──────── Records for this task
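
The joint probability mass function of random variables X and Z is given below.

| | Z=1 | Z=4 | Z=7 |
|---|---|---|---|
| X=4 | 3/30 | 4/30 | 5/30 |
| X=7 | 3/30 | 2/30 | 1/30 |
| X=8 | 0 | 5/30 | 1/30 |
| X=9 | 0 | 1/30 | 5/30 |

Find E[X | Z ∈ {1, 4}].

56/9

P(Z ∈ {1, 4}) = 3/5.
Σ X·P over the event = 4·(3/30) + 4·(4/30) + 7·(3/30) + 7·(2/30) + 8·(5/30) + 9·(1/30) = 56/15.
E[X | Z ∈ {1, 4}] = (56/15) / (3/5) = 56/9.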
────────────────
=== Exercise goal ===
An exact copy of every line above, start to finish, is required.

=== Task response ===
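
The joint probability mass function of random variables X and Z is given below.

| | Z=1 | Z=4 | Z=7 |
|---|---|---|---|
| X=4 | 3/30 | 4/30 | 5/30 |
| X=7 | 3/30 | 2/30 | 1/30 |
| X=8 | 0 | 5/30 | 1/30 |
| X=9 | 0 | 1/30 | 5/30 |

Find E[X | Z ∈ {1, 4}].

56/9

P(Z ∈ {1, 4}) = 3/5.
Σ X·P over the event = 4·(3/30) + 4·(4/30) + 7·(3/30) + 7·(2/30) + 8·(5/30) + 9·(1/30) = 56/15.
E[X | Z ∈ {1, 4}] = (56/15) / (3/5) = 56/9.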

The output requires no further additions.